§ **Your assignment**
Answer with a bare number: the count of lines in the records below that have the word "eggs".

§ **Exercise material**
━━━━━━━━━━━━━━━━
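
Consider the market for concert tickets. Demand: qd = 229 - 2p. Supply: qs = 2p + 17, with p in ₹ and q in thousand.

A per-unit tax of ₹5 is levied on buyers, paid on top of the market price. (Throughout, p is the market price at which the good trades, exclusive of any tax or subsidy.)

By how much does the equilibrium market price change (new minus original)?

-2.5

Initially, 229 - 2p = 2p + 17, so 212 = 4p and p = 53, q = 123.
Since buyers pay the price plus the tax, the effective demand curve becomes qd = 219 - 2p.
Clearing the new market: 219 - 2p = 2p + 17, so p = 50.5 and q = 118.
Δp = 50.5 − 53 = -2.5.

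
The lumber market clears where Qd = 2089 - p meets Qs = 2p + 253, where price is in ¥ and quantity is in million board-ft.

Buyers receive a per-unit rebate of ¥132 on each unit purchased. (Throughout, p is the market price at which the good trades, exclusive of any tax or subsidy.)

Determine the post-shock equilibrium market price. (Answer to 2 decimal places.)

Original equilibrium: 2089 - p = 2p + 253 gives 1836 = 3p, so p = 612 and Q = 1477.
Since buyers' out-of-pocket price is the market price minus the rebate, the effective demand curve becomes Qd = 2221 - p.
Clearing the new market: 2221 - p = 2p + 253, so p = 656 and Q = 1565.

656.00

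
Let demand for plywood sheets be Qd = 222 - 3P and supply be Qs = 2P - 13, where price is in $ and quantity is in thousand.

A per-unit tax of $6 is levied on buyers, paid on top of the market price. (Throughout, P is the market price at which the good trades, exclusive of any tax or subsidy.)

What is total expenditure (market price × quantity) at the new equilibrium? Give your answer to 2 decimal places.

3202.92

Solve the original market: 222 - 3P = 2P - 13, hence P = 47 and Q = 81.
Since buyers pay the price plus the tax, the effective demand curve becomes Qd = 204 - 3P.
New equilibrium: 204 - 3P = 2P - 13 ⇒ 217 = 5P ⇒ P = 43.4, Q = 73.8.
New expenditure = 43.4 × 73.8 = 3202.92.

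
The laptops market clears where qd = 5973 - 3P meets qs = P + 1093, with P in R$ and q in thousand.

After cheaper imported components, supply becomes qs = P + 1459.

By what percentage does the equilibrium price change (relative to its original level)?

Before the shock: 5973 - 3P = P + 1093 ⇒ 4880 = 4P ⇒ P = 1220, q = 2313.
The shock moves the curves to qd = 5973 - 3P and qs = P + 1459.
New equilibrium: 5973 - 3P = P + 1459 ⇒ 4514 = 4P ⇒ P = 1128.5, q = 2587.5.
%ΔP = (1128.5 − 1220) / 1220 × 100 = -7.5%.

-7.5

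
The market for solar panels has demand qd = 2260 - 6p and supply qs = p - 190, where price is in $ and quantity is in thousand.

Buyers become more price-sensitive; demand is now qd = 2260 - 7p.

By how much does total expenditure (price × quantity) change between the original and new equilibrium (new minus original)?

Before the shock: 2260 - 6p = p - 190 ⇒ 2450 = 7p ⇒ p = 350, q = 160.
After the shift, demand is qd = 2260 - 7p and supply is qs = p - 190.
Setting them equal: 2260 - 7p = p - 190 → 2450 = 8p, so p = 306.25 and q = 116.25.
Expenditure moves from 350×160 = 56000 to 306.25×116.25 = 35601.5625; change = -20398.4375.

-20398.4375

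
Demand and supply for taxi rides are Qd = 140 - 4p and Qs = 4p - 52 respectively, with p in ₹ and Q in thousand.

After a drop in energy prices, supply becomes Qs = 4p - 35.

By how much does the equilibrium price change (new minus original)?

-2.125

Before the shock: 140 - 4p = 4p - 52 ⇒ 192 = 8p ⇒ p = 24, Q = 44.
The new curves are Qd = 140 - 4p (demand) and Qs = 4p - 35 (supply).
Setting them equal: 140 - 4p = 4p - 35 → 175 = 8p, so p = 21.875 and Q = 52.5.
Δp = 21.875 − 24 = -2.125.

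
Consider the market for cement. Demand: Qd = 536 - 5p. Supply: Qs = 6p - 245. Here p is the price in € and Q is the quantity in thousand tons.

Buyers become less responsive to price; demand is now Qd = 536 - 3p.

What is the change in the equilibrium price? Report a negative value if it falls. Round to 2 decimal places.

+15.78

Before the shock: 536 - 5p = 6p - 245 ⇒ 781 = 11p ⇒ p = 71, Q = 181.
The new curves are Qd = 536 - 3p (demand) and Qs = 6p - 245 (supply).
Clearing the new market: 536 - 3p = 6p - 245, so p = 781/9 ≈ 86.7778 and Q = 827/3 ≈ 275.6667.
Δp = 86.7778 − 71 = +15.78.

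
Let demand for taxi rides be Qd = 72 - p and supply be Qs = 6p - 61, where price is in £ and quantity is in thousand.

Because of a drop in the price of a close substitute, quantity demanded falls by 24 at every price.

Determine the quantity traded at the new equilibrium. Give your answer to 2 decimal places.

Before the shock: 72 - p = 6p - 61 ⇒ 133 = 7p ⇒ p = 19, Q = 53.
After the shift, demand is Qd = 48 - p and supply is Qs = 6p - 61.
Setting them equal: 48 - p = 6p - 61 → 109 = 7p, so p = 109/7 ≈ 15.5714 and Q = 227/7 ≈ 32.4286.

32.43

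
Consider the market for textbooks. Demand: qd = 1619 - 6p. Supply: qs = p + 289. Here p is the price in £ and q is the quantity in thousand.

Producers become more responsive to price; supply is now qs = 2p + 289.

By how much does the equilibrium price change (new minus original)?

Solve the original market: 1619 - 6p = p + 289, hence p = 190 and q = 479.
With the change applied: demand qd = 1619 - 6p, supply qs = 2p + 289.
Clearing the new market: 1619 - 6p = 2p + 289, so p = 166.25 and q = 621.5.
Δp = 166.25 − 190 = -23.75.

-23.75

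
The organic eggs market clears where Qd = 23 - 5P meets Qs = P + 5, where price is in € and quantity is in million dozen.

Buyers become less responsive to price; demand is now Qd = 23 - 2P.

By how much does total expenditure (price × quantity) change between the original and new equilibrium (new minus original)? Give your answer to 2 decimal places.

+42.00

Original equilibrium: 23 - 5P = P + 5 gives 18 = 6P, so P = 3 and Q = 8.
The new curves are Qd = 23 - 2P (demand) and Qs = P + 5 (supply).
Equate the new curves: 23 - 2P = P + 5, giving 18 = 3P, P = 6, Q = 11.
Expenditure moves from 3×8 = 24 to 6×11 = 66; change = +42.00.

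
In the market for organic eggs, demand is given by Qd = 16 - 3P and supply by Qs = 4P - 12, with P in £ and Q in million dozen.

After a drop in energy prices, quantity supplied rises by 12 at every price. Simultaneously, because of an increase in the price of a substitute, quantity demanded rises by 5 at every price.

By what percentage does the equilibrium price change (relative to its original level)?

-25

Before the shock: 16 - 3P = 4P - 12 ⇒ 28 = 7P ⇒ P = 4, Q = 4.
The shock moves the curves to Qd = 21 - 3P and Qs = 4P.
Equate the new curves: 21 - 3P = 4P, giving 21 = 7P, P = 3, Q = 12.
%ΔP = (3 − 4) / 4 × 100 = -25%.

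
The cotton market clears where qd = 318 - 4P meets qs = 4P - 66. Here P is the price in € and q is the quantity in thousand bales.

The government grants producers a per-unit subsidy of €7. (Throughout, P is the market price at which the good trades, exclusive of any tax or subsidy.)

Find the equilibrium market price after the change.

Initially, 318 - 4P = 4P - 66, so 384 = 8P and P = 48, q = 126.
Since sellers receive the price plus the subsidy, the effective supply curve becomes qs = 4P - 38.
New equilibrium: 318 - 4P = 4P - 38 ⇒ 356 = 8P ⇒ P = 44.5, q = 140.

44.5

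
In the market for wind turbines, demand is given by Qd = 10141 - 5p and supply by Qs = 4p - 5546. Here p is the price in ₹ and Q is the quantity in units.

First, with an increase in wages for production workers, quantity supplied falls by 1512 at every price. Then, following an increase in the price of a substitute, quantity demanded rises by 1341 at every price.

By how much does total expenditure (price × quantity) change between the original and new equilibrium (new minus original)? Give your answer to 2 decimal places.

Before the shock: 10141 - 5p = 4p - 5546 ⇒ 15687 = 9p ⇒ p = 1743, Q = 1426.
After the shift, demand is Qd = 11482 - 5p and supply is Qs = 4p - 7058.
Equate the new curves: 11482 - 5p = 4p - 7058, giving 18540 = 9p, p = 2060, Q = 1182.
Expenditure moves from 1743×1426 = 2485518 to 2060×1182 = 2434920; change = -50598.00.

-50598.00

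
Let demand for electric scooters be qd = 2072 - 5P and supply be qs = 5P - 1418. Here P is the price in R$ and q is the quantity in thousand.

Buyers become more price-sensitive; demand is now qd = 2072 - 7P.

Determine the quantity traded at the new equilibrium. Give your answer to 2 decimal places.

36.17

Before the shock: 2072 - 5P = 5P - 1418 ⇒ 3490 = 10P ⇒ P = 349, q = 327.
With the change applied: demand qd = 2072 - 7P, supply qs = 5P - 1418.
New equilibrium: 2072 - 7P = 5P - 1418 ⇒ 3490 = 12P ⇒ P = 1745/6 ≈ 290.8333, q = 217/6 ≈ 36.1667.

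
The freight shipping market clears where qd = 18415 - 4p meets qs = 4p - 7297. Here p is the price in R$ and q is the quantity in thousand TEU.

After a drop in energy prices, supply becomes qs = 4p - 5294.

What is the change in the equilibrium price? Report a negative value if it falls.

Initially, 18415 - 4p = 4p - 7297, so 25712 = 8p and p = 3214, q = 5559.
The new curves are qd = 18415 - 4p (demand) and qs = 4p - 5294 (supply).
Equate the new curves: 18415 - 4p = 4p - 5294, giving 23709 = 8p, p = 2963.625, q = 6560.5.
Δp = 2963.625 − 3214 = -250.375.

-250.375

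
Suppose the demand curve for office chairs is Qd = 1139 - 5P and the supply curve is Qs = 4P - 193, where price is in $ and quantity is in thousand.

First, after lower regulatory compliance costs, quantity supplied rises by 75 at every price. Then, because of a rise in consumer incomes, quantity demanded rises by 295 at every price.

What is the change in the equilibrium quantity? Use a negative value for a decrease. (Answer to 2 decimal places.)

Solve the original market: 1139 - 5P = 4P - 193, hence P = 148 and Q = 399.
The shock moves the curves to Qd = 1434 - 5P and Qs = 4P - 118.
New equilibrium: 1434 - 5P = 4P - 118 ⇒ 1552 = 9P ⇒ P = 1552/9 ≈ 172.4444, Q = 5146/9 ≈ 571.7778.
ΔQ = 571.7778 − 399 = +172.78.

+172.78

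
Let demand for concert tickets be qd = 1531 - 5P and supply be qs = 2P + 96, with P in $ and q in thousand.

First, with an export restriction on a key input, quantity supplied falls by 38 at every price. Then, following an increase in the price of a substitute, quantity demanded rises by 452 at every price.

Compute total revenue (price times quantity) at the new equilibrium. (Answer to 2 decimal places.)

Before the shock: 1531 - 5P = 2P + 96 ⇒ 1435 = 7P ⇒ P = 205, q = 506.
The shock moves the curves to qd = 1983 - 5P and qs = 2P + 58.
Setting them equal: 1983 - 5P = 2P + 58 → 1925 = 7P, so P = 275 and q = 608.
New expenditure = 275 × 608 = 167200.00.

167200.00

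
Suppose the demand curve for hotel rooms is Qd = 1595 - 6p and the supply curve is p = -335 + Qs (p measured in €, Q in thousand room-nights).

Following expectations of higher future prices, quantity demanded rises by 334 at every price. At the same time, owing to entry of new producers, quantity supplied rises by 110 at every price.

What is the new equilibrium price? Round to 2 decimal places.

212.00

Before the shock: 1595 - 6p = p + 335 ⇒ 1260 = 7p ⇒ p = 180, Q = 515.
With the change applied: demand Qd = 1929 - 6p, supply Qs = p + 445.
Setting them equal: 1929 - 6p = p + 445 → 1484 = 7p, so p = 212 and Q = 657.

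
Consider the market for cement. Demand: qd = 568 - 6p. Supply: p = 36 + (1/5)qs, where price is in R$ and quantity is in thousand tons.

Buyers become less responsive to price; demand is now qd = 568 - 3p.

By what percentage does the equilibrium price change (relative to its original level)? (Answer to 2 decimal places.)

+37.50

Initially, 568 - 6p = 5p - 180, so 748 = 11p and p = 68, q = 160.
After the shift, demand is qd = 568 - 3p and supply is qs = 5p - 180.
Clearing the new market: 568 - 3p = 5p - 180, so p = 93.5 and q = 287.5.
%Δp = (93.5 − 68) / 68 × 100 = +37.50%.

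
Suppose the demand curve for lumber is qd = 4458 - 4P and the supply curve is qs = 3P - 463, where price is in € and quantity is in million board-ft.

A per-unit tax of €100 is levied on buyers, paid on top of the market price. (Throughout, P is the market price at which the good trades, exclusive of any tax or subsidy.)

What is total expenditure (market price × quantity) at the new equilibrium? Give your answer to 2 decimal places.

Before the shock: 4458 - 4P = 3P - 463 ⇒ 4921 = 7P ⇒ P = 703, q = 1646.
Since buyers pay the price plus the tax, the effective demand curve becomes qd = 4058 - 4P.
New equilibrium: 4058 - 4P = 3P - 463 ⇒ 4521 = 7P ⇒ P = 4521/7 ≈ 645.8571, q = 10322/7 ≈ 1474.5714.
New expenditure = 645.8571 × 1474.5714 = 952362.49.

952362.49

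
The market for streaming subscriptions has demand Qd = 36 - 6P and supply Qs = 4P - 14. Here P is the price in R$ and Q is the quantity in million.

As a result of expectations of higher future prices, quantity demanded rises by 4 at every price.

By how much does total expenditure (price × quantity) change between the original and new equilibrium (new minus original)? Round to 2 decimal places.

Initially, 36 - 6P = 4P - 14, so 50 = 10P and P = 5, Q = 6.
The new curves are Qd = 40 - 6P (demand) and Qs = 4P - 14 (supply).
Equate the new curves: 40 - 6P = 4P - 14, giving 54 = 10P, P = 5.4, Q = 7.6.
Expenditure moves from 5×6 = 30 to 5.4×7.6 = 41.04; change = +11.04.

+11.04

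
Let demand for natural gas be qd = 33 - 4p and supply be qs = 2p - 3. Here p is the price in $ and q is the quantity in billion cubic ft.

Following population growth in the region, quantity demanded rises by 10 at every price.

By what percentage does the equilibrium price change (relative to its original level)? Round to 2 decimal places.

Before the shock: 33 - 4p = 2p - 3 ⇒ 36 = 6p ⇒ p = 6, q = 9.
After the shift, demand is qd = 43 - 4p and supply is qs = 2p - 3.
Clearing the new market: 43 - 4p = 2p - 3, so p = 23/3 ≈ 7.6667 and q = 37/3 ≈ 12.3333.
%Δp = (7.6667 − 6) / 6 × 100 = +27.78%.

+27.78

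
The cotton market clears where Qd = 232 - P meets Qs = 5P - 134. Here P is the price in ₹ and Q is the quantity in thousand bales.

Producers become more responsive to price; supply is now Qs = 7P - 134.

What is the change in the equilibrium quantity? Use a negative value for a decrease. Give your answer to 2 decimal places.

+15.25

Before the shock: 232 - P = 5P - 134 ⇒ 366 = 6P ⇒ P = 61, Q = 171.
The shock moves the curves to Qd = 232 - P and Qs = 7P - 134.
Setting them equal: 232 - P = 7P - 134 → 366 = 8P, so P = 45.75 and Q = 186.25.
ΔQ = 186.25 − 171 = +15.25.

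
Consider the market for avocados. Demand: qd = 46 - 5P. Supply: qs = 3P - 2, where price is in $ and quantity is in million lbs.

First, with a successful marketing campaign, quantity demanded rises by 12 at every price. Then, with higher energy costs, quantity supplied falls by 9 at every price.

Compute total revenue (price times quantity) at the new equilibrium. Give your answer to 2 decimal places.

Before the shock: 46 - 5P = 3P - 2 ⇒ 48 = 8P ⇒ P = 6, q = 16.
After the shift, demand is qd = 58 - 5P and supply is qs = 3P - 11.
New equilibrium: 58 - 5P = 3P - 11 ⇒ 69 = 8P ⇒ P = 8.625, q = 14.875.
New expenditure = 8.625 × 14.875 = 128.30.

128.30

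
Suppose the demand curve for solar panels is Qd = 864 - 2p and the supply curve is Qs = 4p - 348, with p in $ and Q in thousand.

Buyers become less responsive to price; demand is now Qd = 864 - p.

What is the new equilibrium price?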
━━━━━━━━━━━━━━━━
§ **Output of the task**
2